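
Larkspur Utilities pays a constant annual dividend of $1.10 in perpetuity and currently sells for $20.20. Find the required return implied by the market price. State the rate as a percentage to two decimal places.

P = C/r ⇒ r = C/P = $1.10/$20.20 = 0.054455

5.45%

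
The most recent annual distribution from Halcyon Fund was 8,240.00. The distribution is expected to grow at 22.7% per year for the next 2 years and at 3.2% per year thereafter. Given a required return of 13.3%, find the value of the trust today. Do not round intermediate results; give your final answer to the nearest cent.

D_1 = 10110.48000
D_2 = 12405.55896
Terminal value at year 2: TV = D_2×(1+g_2)/(r−g_2) = 12802.53685/0.101 = 126757.79056
P_0 = D_1/(1+r)^1 + D_2/(1+r)^2 + TV/(1+r)^2
    = 8923.63636 + 9663.99101 + 98744.93788 = 117332.56526

117332.57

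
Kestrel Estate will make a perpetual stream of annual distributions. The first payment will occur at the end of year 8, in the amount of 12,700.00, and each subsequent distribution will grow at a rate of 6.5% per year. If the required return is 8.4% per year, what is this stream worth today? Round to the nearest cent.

380053.86

Value at end of year 7: C₁ / (r − g) = 12,700.00 / (0.084 − 0.065) = 668,421.0526
Discount to today: PV = 668,421.0526 / (1 + 0.084)^7 = 668,421.0526 / 1.758754 = 380,053.86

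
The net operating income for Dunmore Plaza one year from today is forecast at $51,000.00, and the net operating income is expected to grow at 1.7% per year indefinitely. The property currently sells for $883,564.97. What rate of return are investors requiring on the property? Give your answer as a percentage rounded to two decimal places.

P = D₁/(r − g) ⇒ r = D₁/P + g = $51,000.0000/$883,564.97 + 0.017 = 0.057721 + 0.017 = 0.074721

7.47%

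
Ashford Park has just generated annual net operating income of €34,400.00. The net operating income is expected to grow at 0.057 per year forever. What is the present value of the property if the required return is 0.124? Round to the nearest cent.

€542698.51

D₁ = D₀ × (1 + g) = €34,400.00 × 1.057 = €36,360.8000
Growing perpetuity: P = D₁ / (r − g) = €36,360.8000 / (0.124 − 0.057) = €542,698.51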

··········

* What you will do
Your task is to transcribe the material exactly.

* Reply
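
Larkspur Utilities pays a constant annual dividend of $1.10 in perpetuity and currently sells for $20.20. Find the required return implied by the market price. State the rate as a percentage to two decimal places.

P = C/r ⇒ r = C/P = $1.10/$20.20 = 0.054455

5.45%

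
The most recent annual distribution from Halcyon Fund was 8,240.00. The distribution is expected to grow at 22.7% per year for the next 2 years and at 3.2% per year thereafter. Given a required return of 13.3%, find the value of the trust today. Do not round intermediate results; give your final answer to the nearest cent.

D_1 = 10110.48000
D_2 = 12405.55896
Terminal value at year 2: TV = D_2×(1+g_2)/(r−g_2) = 12802.53685/0.101 = 126757.79056
P_0 = D_1/(1+r)^1 + D_2/(1+r)^2 + TV/(1+r)^2
    = 8923.63636 + 9663.99101 + 98744.93788 = 117332.56526

117332.57

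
Kestrel Estate will make a perpetual stream of annual distributions. The first payment will occur at the end of year 8, in the amount of 12,700.00, and each subsequent distribution will grow at a rate of 6.5% per year. If the required return is 8.4% per year, what is this stream worth today? Round to the nearest cent.

380053.86

Value at end of year 7: C₁ / (r − g) = 12,700.00 / (0.084 − 0.065) = 668,421.0526
Discount to today: PV = 668,421.0526 / (1 + 0.084)^7 = 668,421.0526 / 1.758754 = 380,053.86

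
The net operating income for Dunmore Plaza one year from today is forecast at $51,000.00, and the net operating income is expected to grow at 1.7% per year indefinitely. The property currently sells for $883,564.97. What rate of return are investors requiring on the property? Give your answer as a percentage rounded to two decimal places.

P = D₁/(r − g) ⇒ r = D₁/P + g = $51,000.0000/$883,564.97 + 0.017 = 0.057721 + 0.017 = 0.074721

7.47%

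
Ashford Park has just generated annual net operating income of €34,400.00. The net operating income is expected to grow at 0.057 per year forever. What is the present value of the property if the required return is 0.124? Round to the nearest cent.

€542698.51

D₁ = D₀ × (1 + g) = €34,400.00 × 1.057 = €36,360.8000
Growing perpetuity: P = D₁ / (r − g) = €36,360.8000 / (0.124 − 0.057) = €542,698.51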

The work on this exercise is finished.